### Work order
Scan the listing below for the string "dims" and copy each line where it turns up.
'''
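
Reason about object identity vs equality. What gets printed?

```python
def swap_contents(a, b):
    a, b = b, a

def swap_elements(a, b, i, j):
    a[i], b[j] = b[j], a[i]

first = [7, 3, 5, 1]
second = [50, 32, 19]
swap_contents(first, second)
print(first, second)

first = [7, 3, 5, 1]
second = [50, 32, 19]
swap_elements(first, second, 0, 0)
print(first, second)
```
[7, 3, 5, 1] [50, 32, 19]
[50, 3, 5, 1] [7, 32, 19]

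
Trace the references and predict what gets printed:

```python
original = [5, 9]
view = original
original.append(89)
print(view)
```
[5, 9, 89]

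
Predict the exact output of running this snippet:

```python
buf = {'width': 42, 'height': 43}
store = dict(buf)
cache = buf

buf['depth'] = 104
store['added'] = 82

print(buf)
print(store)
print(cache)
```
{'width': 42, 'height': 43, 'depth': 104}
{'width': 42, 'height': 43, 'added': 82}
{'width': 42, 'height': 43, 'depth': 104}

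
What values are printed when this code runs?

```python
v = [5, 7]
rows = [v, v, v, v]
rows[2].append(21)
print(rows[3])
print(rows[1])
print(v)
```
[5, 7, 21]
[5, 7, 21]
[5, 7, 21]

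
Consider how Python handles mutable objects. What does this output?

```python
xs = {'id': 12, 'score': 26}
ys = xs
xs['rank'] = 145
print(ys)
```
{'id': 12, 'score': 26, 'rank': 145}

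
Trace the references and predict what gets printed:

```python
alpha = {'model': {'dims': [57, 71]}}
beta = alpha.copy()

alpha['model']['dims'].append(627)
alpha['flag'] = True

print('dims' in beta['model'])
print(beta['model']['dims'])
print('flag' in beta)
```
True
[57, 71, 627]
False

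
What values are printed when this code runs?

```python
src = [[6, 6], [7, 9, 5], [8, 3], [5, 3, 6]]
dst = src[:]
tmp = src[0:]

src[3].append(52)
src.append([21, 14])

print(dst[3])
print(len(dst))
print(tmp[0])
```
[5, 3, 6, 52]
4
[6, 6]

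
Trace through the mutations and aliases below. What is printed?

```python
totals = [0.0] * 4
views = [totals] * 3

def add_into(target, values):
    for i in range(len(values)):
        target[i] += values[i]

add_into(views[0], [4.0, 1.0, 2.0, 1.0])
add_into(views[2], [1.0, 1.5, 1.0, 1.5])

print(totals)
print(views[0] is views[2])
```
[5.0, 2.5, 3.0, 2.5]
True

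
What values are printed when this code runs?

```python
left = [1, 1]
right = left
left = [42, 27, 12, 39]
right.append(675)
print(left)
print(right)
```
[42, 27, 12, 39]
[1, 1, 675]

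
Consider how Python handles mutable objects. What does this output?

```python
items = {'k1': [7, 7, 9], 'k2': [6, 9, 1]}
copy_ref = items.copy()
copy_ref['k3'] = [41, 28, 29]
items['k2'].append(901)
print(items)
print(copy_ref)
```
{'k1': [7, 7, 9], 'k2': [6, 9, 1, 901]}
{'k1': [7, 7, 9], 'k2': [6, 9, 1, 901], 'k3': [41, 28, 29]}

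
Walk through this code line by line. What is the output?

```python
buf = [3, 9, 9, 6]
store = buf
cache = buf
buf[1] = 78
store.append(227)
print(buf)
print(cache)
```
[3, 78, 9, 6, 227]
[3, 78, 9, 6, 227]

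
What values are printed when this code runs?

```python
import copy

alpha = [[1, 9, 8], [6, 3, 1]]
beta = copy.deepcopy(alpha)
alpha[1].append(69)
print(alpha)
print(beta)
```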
'''
'''
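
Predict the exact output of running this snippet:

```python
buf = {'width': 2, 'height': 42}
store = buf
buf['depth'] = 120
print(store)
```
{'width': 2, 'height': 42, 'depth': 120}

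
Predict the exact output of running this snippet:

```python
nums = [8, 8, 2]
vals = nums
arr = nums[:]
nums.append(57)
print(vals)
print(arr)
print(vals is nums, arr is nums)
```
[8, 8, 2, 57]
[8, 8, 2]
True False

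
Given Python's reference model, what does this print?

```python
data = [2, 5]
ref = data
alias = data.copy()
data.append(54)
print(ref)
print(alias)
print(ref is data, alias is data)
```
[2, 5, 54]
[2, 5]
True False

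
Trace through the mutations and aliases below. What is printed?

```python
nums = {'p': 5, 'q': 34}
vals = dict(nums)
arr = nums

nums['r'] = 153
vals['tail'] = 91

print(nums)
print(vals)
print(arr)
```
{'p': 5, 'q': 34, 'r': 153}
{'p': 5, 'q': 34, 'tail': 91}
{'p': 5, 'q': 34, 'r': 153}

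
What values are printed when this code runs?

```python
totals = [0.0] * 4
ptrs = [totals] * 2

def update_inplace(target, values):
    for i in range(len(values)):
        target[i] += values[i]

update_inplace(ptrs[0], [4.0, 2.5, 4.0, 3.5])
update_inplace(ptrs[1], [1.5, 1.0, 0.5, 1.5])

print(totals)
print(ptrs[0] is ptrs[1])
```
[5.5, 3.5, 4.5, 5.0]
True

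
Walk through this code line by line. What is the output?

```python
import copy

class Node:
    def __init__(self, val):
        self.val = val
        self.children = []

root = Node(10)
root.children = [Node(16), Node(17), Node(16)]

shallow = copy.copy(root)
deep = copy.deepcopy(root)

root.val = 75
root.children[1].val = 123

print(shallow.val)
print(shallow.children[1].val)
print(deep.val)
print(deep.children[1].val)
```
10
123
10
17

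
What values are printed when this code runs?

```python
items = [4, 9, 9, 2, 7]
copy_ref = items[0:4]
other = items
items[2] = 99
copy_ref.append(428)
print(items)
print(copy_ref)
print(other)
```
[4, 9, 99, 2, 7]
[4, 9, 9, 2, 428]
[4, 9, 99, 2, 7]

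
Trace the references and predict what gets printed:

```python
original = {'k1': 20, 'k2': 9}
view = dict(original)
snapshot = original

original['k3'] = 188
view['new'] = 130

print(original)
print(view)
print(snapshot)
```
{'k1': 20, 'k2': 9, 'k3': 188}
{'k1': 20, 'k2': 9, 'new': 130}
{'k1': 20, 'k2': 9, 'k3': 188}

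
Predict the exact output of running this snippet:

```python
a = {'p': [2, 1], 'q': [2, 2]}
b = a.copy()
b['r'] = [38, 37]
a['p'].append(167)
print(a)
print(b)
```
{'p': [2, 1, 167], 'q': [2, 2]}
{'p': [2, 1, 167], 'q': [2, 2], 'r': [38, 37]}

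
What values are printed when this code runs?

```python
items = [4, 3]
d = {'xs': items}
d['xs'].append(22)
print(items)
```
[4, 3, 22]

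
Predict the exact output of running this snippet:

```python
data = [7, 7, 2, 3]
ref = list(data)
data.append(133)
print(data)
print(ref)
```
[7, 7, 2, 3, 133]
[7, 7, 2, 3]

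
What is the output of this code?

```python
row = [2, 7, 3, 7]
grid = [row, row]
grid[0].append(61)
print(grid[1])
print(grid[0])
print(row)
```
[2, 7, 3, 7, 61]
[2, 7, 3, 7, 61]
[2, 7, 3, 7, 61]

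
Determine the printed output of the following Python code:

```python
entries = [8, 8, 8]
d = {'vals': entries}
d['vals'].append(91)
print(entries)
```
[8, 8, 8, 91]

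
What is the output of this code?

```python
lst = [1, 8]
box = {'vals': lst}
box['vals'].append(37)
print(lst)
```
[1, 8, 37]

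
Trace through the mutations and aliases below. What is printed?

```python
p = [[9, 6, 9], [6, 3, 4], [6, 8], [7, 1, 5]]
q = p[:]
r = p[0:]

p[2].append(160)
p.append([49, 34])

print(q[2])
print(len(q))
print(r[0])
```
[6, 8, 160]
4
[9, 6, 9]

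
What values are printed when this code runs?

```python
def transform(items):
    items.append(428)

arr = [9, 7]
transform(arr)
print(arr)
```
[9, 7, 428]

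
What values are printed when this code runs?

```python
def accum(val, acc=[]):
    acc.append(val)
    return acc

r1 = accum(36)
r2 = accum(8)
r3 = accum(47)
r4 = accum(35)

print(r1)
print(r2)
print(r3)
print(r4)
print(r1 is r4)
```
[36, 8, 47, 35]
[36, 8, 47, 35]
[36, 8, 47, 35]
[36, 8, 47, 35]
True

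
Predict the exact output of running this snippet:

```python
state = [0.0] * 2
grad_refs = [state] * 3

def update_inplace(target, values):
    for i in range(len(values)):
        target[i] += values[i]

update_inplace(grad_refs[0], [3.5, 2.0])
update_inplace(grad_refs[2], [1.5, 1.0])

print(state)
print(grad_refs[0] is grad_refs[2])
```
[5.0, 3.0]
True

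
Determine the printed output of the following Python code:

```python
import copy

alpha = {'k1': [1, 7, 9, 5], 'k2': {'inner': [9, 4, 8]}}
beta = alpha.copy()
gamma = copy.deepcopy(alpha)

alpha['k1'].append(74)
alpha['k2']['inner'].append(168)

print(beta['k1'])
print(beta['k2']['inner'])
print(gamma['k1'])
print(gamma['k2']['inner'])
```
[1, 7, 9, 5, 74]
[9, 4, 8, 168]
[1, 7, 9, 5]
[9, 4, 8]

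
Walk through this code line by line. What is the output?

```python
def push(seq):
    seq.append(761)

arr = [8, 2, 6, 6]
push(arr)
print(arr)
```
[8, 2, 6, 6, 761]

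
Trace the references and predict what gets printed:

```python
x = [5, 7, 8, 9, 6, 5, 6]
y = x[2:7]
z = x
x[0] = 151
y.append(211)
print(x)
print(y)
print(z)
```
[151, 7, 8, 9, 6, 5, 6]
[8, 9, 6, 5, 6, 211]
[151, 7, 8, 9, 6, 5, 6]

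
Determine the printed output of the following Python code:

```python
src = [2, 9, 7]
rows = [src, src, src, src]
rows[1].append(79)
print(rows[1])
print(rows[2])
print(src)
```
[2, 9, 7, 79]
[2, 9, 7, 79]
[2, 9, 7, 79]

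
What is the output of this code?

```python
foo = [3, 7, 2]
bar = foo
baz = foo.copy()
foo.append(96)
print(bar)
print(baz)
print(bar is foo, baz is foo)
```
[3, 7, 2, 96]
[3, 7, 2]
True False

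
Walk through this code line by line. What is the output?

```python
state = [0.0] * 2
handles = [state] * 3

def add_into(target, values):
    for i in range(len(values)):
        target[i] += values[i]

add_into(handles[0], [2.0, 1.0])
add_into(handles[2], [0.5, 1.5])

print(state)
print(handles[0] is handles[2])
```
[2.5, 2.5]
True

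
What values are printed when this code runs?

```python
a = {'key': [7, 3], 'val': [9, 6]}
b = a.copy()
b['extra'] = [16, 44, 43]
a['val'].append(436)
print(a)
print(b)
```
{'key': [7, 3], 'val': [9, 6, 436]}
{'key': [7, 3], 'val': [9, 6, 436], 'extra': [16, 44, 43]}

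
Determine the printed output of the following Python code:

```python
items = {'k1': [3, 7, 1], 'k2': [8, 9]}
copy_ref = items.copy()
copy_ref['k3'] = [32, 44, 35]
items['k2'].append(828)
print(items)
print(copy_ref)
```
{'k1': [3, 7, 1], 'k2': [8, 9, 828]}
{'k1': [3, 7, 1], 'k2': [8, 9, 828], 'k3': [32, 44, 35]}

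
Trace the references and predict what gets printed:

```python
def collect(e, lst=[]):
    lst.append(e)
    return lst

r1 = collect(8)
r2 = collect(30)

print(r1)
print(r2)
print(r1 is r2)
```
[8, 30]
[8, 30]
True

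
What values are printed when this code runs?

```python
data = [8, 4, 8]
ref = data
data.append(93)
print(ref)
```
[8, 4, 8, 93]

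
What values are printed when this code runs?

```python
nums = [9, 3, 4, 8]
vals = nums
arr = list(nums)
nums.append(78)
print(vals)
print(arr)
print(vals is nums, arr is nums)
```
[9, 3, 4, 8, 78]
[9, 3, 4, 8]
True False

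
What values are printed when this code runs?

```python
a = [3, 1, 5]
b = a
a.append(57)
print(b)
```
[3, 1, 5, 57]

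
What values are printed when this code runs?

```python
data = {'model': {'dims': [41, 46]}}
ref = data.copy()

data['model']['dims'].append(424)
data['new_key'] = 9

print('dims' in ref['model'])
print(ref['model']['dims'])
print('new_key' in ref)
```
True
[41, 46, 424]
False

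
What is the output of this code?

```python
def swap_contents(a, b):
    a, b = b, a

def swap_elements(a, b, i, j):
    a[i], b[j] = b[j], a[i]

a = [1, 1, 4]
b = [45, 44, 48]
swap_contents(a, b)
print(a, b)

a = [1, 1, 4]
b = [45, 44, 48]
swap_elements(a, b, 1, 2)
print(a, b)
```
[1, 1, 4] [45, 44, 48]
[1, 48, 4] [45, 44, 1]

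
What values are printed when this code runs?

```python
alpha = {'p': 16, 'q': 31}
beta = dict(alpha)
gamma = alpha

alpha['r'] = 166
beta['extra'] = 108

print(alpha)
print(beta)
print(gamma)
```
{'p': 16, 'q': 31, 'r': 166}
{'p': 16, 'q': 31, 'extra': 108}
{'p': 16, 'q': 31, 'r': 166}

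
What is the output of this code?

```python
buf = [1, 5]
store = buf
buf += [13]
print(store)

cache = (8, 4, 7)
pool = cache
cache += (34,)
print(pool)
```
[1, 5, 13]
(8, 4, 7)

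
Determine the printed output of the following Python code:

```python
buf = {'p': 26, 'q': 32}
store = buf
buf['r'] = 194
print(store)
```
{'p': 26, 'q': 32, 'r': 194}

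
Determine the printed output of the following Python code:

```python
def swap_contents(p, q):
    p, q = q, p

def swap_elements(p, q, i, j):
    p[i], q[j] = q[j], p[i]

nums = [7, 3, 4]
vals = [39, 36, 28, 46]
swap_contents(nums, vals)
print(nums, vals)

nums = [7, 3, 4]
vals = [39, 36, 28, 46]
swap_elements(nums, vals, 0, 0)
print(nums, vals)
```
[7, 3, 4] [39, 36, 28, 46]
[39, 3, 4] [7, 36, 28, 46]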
'''
'''
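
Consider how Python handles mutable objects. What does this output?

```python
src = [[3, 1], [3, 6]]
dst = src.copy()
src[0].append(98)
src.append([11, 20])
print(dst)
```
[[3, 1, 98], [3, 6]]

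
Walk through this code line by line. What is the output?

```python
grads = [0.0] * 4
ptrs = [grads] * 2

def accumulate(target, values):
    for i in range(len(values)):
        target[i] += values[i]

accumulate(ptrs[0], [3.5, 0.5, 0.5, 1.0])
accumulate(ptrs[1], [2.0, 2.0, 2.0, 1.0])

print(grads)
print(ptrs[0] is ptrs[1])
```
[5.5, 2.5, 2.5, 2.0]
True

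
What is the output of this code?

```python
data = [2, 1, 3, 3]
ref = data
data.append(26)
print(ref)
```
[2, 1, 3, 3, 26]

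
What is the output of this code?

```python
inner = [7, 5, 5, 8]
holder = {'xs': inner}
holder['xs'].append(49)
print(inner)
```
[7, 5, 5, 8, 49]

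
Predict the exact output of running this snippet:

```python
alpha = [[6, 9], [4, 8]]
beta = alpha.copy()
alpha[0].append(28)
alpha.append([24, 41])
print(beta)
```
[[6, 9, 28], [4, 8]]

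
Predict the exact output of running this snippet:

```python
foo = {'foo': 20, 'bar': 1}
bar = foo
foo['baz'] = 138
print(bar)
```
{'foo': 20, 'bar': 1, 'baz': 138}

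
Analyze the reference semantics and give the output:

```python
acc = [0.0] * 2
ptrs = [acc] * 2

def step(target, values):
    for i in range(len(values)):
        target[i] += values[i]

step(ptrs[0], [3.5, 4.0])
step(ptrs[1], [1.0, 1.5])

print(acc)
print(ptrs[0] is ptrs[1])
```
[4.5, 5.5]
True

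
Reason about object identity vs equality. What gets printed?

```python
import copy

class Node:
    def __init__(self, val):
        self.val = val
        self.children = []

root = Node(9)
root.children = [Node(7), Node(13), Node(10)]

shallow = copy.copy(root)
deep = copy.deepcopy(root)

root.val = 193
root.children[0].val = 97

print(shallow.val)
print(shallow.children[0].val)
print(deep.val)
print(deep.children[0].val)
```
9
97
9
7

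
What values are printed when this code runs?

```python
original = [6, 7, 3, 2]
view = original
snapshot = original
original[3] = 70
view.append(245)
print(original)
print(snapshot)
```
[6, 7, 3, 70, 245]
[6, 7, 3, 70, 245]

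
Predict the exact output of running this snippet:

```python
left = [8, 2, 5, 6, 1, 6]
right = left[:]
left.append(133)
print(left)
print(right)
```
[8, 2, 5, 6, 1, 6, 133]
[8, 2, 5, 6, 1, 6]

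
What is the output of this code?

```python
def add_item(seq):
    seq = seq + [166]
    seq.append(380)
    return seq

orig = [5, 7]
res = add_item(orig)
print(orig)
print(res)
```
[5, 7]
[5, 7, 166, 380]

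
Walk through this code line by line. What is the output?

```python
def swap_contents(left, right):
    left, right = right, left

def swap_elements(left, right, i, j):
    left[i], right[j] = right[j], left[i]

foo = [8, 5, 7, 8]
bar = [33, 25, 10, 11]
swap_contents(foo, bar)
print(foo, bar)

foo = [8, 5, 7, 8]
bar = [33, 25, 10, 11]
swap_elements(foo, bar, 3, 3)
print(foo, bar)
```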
'''
### Response
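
alpha = {'model': {'dims': [57, 71]}}
alpha['model']['dims'].append(627)
print('dims' in beta['model'])
print(beta['model']['dims'])
data = {'model': {'dims': [41, 46]}}
data['model']['dims'].append(424)
print('dims' in ref['model'])
print(ref['model']['dims'])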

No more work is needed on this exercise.